(Stored data)
──────────

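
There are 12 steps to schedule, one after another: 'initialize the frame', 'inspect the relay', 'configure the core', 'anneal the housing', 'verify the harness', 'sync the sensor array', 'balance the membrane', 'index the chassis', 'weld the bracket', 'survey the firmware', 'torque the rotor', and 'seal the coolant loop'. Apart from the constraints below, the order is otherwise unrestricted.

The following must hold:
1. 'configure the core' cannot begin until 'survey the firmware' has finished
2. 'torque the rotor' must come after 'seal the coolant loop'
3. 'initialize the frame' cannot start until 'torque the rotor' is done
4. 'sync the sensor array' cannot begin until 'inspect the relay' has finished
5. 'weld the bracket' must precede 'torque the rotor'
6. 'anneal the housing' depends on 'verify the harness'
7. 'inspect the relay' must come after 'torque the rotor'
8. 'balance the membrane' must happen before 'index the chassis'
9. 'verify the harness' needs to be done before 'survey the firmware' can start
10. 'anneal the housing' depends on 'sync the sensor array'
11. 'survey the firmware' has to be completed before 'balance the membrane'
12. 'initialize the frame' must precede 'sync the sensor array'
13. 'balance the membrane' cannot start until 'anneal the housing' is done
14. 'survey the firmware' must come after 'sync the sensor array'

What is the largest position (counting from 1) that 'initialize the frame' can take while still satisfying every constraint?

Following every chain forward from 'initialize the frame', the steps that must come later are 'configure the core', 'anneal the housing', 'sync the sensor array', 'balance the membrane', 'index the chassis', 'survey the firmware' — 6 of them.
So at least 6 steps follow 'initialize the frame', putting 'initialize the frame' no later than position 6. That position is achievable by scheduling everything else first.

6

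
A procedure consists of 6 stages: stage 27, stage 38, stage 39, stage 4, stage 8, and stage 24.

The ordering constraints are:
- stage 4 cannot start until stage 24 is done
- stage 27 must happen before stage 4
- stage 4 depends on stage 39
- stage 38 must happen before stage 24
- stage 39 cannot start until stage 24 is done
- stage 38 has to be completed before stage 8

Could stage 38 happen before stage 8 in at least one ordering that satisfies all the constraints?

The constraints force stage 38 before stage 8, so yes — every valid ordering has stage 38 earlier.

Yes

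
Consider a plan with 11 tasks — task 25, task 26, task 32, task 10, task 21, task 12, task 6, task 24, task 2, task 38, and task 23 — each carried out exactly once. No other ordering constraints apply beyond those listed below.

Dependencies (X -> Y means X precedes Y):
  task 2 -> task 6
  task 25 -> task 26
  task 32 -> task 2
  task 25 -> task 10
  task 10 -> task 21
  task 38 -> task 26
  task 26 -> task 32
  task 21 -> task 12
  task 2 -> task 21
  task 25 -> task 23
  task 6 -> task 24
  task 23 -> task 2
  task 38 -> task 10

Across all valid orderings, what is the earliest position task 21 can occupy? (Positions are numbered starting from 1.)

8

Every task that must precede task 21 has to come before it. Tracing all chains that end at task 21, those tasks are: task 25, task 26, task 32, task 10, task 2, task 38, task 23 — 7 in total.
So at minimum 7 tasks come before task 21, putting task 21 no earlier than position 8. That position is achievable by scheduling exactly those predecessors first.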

──────────

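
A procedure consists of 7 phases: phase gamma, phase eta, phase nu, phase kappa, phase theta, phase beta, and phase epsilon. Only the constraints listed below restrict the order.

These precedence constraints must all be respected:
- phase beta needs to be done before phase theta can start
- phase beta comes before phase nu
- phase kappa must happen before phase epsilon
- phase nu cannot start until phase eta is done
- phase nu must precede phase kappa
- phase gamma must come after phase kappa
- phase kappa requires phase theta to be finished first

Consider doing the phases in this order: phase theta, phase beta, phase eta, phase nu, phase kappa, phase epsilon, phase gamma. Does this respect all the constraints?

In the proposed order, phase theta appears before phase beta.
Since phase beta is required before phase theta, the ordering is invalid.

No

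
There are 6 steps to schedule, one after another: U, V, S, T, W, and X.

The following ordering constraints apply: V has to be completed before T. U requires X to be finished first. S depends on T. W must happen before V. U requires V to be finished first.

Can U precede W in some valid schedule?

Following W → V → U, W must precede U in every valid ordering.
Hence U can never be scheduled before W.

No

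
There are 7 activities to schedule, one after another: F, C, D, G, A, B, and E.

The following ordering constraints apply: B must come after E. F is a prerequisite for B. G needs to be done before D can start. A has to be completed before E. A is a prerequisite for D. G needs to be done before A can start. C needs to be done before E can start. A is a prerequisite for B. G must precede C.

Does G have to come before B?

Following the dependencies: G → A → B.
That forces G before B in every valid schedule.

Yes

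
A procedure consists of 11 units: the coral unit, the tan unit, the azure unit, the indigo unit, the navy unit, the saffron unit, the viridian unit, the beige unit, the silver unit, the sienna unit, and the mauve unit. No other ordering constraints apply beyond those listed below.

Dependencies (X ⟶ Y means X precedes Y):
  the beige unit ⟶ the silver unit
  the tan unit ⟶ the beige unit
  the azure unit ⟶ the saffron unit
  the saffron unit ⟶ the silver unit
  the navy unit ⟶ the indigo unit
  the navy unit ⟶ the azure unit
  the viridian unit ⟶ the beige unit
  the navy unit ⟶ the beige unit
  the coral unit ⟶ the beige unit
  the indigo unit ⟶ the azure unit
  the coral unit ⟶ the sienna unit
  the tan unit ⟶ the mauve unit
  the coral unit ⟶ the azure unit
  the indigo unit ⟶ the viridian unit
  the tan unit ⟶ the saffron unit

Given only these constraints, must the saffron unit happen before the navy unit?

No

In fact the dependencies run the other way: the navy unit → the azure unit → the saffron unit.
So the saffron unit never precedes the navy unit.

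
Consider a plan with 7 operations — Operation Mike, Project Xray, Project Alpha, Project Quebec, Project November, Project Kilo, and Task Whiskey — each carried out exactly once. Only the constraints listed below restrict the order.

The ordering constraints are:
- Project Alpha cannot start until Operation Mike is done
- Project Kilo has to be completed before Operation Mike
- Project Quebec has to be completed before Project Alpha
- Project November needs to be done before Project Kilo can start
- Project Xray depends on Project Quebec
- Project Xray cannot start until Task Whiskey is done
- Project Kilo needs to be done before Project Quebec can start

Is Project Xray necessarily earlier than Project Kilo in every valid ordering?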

──────────

From the data above, return every line from the line that has "There are 12" up to and including the line that has "3. 'initialize the", exactly.

= COMPLETED TASK =
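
There are 12 steps to schedule, one after another: 'initialize the frame', 'inspect the relay', 'configure the core', 'anneal the housing', 'verify the harness', 'sync the sensor array', 'balance the membrane', 'index the chassis', 'weld the bracket', 'survey the firmware', 'torque the rotor', and 'seal the coolant loop'. Apart from the constraints below, the order is otherwise unrestricted.

The following must hold:
1. 'configure the core' cannot begin until 'survey the firmware' has finished
2. 'torque the rotor' must come after 'seal the coolant loop'
3. 'initialize the frame' cannot start until 'torque the rotor' is done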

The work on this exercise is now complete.